--- The data Enclosed Below ---

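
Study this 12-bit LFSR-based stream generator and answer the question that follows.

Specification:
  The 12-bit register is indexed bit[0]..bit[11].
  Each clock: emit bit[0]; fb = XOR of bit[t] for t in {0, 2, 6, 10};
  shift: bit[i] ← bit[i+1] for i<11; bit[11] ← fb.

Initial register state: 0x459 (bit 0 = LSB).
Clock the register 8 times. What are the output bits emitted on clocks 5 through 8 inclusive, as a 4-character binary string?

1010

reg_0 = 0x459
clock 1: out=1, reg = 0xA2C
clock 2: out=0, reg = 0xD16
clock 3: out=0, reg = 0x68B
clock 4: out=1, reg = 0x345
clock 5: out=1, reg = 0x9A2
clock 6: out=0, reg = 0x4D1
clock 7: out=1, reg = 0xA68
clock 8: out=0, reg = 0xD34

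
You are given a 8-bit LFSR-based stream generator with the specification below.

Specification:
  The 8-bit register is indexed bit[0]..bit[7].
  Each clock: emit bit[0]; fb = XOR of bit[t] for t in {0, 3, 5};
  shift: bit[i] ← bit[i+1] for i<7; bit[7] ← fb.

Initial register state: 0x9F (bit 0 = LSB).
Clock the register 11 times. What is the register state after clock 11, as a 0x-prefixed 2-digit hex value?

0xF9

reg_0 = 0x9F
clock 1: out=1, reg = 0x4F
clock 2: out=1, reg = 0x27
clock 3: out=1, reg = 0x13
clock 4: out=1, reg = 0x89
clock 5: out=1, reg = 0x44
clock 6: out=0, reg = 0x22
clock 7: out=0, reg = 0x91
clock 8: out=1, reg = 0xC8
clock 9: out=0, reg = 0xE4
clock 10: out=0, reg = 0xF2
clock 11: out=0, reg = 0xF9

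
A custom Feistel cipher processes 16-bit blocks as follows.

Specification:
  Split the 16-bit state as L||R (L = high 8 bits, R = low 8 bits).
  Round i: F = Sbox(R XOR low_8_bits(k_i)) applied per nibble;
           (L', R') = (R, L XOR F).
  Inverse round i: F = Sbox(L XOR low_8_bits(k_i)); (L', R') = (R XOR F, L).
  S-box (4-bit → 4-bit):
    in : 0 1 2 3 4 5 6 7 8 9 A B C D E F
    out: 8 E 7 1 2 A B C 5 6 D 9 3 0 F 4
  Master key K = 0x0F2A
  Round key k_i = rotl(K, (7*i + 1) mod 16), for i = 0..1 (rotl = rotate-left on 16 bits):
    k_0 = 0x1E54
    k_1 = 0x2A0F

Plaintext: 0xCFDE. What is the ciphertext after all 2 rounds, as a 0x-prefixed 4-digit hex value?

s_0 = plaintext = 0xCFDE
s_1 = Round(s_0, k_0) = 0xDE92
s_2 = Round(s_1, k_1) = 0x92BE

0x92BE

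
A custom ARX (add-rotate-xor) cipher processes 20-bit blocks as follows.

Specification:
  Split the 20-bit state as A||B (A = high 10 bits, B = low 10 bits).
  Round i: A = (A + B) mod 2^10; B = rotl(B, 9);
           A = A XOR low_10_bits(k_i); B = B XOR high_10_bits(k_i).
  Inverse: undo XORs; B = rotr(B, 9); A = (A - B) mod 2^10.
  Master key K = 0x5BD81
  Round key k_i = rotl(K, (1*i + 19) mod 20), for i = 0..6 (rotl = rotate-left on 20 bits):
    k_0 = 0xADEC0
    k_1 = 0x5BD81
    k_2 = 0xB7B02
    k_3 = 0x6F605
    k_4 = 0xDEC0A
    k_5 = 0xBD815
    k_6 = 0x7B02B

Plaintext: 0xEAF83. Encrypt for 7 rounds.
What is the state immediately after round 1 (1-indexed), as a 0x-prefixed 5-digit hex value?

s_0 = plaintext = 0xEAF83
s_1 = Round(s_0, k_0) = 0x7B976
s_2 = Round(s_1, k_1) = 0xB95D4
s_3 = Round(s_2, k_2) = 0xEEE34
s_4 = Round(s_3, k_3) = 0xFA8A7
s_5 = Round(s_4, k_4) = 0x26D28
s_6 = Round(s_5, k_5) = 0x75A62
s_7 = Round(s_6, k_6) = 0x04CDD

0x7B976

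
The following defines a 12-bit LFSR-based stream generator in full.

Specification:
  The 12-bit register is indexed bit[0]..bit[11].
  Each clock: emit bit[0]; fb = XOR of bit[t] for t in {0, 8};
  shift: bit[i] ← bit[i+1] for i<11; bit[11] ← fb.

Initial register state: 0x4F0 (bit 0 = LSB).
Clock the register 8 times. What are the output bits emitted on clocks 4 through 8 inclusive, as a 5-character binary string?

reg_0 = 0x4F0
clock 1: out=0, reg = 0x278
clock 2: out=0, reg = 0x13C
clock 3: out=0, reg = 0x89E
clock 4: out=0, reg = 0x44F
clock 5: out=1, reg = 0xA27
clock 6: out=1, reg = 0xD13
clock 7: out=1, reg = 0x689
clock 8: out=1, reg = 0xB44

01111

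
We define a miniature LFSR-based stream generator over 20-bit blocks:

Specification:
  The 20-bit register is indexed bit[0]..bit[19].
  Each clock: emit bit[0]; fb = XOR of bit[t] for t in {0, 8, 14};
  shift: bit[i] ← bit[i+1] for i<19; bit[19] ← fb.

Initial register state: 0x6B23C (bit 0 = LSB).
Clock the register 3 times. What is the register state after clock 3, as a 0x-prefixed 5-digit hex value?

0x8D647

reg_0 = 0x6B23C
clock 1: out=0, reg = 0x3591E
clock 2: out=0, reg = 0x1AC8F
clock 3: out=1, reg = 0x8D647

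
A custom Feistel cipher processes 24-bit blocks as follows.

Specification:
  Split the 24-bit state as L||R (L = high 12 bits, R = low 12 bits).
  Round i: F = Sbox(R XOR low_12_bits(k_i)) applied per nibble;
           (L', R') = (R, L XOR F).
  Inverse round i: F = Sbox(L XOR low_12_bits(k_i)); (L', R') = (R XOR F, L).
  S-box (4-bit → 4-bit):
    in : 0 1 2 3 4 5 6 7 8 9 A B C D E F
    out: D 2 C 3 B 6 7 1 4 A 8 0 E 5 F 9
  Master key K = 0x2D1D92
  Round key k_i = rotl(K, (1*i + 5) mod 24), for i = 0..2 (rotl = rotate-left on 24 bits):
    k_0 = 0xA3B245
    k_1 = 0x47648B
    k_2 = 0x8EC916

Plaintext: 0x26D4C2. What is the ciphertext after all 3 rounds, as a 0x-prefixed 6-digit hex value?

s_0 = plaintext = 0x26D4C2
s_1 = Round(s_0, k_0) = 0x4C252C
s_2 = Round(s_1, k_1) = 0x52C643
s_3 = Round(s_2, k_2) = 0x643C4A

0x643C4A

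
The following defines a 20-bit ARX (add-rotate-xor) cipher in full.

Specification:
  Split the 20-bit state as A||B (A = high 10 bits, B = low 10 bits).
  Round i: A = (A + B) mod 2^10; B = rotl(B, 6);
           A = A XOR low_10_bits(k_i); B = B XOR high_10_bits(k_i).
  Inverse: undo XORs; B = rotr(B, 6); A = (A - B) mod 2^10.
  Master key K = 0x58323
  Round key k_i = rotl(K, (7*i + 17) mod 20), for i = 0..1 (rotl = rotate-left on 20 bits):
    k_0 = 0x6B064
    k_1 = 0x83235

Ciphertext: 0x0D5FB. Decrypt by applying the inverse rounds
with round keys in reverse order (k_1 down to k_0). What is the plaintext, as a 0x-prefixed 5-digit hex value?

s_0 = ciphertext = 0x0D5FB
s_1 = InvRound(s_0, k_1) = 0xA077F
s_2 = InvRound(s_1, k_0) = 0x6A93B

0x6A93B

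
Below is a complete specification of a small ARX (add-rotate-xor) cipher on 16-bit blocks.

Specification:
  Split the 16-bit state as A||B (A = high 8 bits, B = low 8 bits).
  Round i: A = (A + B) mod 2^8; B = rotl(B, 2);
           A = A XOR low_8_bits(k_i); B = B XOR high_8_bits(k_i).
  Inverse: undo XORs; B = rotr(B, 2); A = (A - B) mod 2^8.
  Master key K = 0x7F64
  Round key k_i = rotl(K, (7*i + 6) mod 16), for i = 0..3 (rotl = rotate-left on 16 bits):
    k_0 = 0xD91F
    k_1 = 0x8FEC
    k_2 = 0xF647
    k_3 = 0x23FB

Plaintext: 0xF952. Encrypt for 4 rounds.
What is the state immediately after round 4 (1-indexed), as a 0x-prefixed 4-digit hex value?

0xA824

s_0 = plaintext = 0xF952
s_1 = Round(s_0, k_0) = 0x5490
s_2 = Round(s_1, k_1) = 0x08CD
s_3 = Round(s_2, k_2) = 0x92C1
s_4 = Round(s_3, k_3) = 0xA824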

--- End of Enclosed The data ---

> Your instructions
Return all lines of the data in which the string "Split" appears.

> Task solution
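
  Split the 16-bit state as L||R (L = high 8 bits, R = low 8 bits).
  Split the 20-bit state as A||B (A = high 10 bits, B = low 10 bits).
  Split the 24-bit state as L||R (L = high 12 bits, R = low 12 bits).
  Split the 20-bit state as A||B (A = high 10 bits, B = low 10 bits).
  Split the 16-bit state as A||B (A = high 8 bits, B = low 8 bits).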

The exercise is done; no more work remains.